• **ENTRIES SUPPLIED**
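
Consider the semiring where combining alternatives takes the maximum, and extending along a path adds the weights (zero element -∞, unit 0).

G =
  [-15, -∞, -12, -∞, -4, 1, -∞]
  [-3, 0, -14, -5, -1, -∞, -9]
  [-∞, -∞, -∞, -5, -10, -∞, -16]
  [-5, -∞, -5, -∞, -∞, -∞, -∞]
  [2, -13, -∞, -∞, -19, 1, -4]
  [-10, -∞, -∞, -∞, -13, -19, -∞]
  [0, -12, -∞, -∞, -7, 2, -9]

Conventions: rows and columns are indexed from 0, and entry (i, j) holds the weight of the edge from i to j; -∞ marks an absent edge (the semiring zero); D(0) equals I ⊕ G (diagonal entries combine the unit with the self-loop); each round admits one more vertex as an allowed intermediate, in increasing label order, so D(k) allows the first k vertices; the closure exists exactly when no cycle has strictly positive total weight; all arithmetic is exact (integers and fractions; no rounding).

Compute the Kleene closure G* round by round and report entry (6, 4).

D(0):
  [0, -∞, -12, -∞, -4, 1, -∞]
  [-3, 0, -14, -5, -1, -∞, -9]
  [-∞, -∞, 0, -5, -10, -∞, -16]
  [-5, -∞, -5, 0, -∞, -∞, -∞]
  [2, -13, -∞, -∞, 0, 1, -4]
  [-10, -∞, -∞, -∞, -13, 0, -∞]
  [0, -12, -∞, -∞, -7, 2, 0]
D(1):
  [0, -∞, -12, -∞, -4, 1, -∞]
  [-3, 0, -14, -5, -1, -2, -9]
  [-∞, -∞, 0, -5, -10, -∞, -16]
  [-5, -∞, -5, 0, -9, -4, -∞]
  [2, -13, -10, -∞, 0, 3, -4]
  [-10, -∞, -22, -∞, -13, 0, -∞]
  [0, -12, -12, -∞, -4, 2, 0]
D(2):
  [0, -∞, -12, -∞, -4, 1, -∞]
  [-3, 0, -14, -5, -1, -2, -9]
  [-∞, -∞, 0, -5, -10, -∞, -16]
  [-5, -∞, -5, 0, -9, -4, -∞]
  [2, -13, -10, -18, 0, 3, -4]
  [-10, -∞, -22, -∞, -13, 0, -∞]
  [0, -12, -12, -17, -4, 2, 0]
D(3):
  [0, -∞, -12, -17, -4, 1, -28]
  [-3, 0, -14, -5, -1, -2, -9]
  [-∞, -∞, 0, -5, -10, -∞, -16]
  [-5, -∞, -5, 0, -9, -4, -21]
  [2, -13, -10, -15, 0, 3, -4]
  [-10, -∞, -22, -27, -13, 0, -38]
  [0, -12, -12, -17, -4, 2, 0]
D(4):
  [0, -∞, -12, -17, -4, 1, -28]
  [-3, 0, -10, -5, -1, -2, -9]
  [-10, -∞, 0, -5, -10, -9, -16]
  [-5, -∞, -5, 0, -9, -4, -21]
  [2, -13, -10, -15, 0, 3, -4]
  [-10, -∞, -22, -27, -13, 0, -38]
  [0, -12, -12, -17, -4, 2, 0]
D(5):
  [0, -17, -12, -17, -4, 1, -8]
  [1, 0, -10, -5, -1, 2, -5]
  [-8, -23, 0, -5, -10, -7, -14]
  [-5, -22, -5, 0, -9, -4, -13]
  [2, -13, -10, -15, 0, 3, -4]
  [-10, -26, -22, -27, -13, 0, -17]
  [0, -12, -12, -17, -4, 2, 0]
D(6):
  [0, -17, -12, -17, -4, 1, -8]
  [1, 0, -10, -5, -1, 2, -5]
  [-8, -23, 0, -5, -10, -7, -14]
  [-5, -22, -5, 0, -9, -4, -13]
  [2, -13, -10, -15, 0, 3, -4]
  [-10, -26, -22, -27, -13, 0, -17]
  [0, -12, -12, -17, -4, 2, 0]
D(7):
  [0, -17, -12, -17, -4, 1, -8]
  [1, 0, -10, -5, -1, 2, -5]
  [-8, -23, 0, -5, -10, -7, -14]
  [-5, -22, -5, 0, -9, -4, -13]
  [2, -13, -10, -15, 0, 3, -4]
  [-10, -26, -22, -27, -13, 0, -17]
  [0, -12, -12, -17, -4, 2, 0]
Answer: G*[6][4] = -4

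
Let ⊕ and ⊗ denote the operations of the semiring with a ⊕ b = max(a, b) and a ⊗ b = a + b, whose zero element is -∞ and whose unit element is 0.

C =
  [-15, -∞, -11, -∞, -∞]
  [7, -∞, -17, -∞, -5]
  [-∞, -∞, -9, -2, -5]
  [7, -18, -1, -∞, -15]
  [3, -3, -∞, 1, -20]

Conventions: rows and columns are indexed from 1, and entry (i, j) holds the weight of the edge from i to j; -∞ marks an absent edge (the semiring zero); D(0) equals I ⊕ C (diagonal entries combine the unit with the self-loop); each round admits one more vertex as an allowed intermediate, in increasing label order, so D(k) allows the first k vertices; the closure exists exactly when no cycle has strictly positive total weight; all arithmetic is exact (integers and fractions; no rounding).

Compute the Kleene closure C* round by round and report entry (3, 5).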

• **TASK TO COMPLETE**
Copy out the listing above, line by line and exactly, from its first line to the line holding "Conventions: rows and columns are indexed from 0, and", inclusive.

• **EXERCISE ANSWER**
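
Consider the semiring where combining alternatives takes the maximum, and extending along a path adds the weights (zero element -∞, unit 0).

G =
  [-15, -∞, -12, -∞, -4, 1, -∞]
  [-3, 0, -14, -5, -1, -∞, -9]
  [-∞, -∞, -∞, -5, -10, -∞, -16]
  [-5, -∞, -5, -∞, -∞, -∞, -∞]
  [2, -13, -∞, -∞, -19, 1, -4]
  [-10, -∞, -∞, -∞, -13, -19, -∞]
  [0, -12, -∞, -∞, -7, 2, -9]

Conventions: rows and columns are indexed from 0, and entry (i, j) holds the weight of the edge from i to j; -∞ marks an absent edge (the semiring zero); D(0) equals I ⊕ G (diagonal entries combine the unit with the self-loop); each round admits one more vertex as an allowed intermediate, in increasing label order, so D(k) allows the first k vertices; the closure exists exactly when no cycle has strictly positive total weight; all arithmetic is exact (integers and fractions; no rounding).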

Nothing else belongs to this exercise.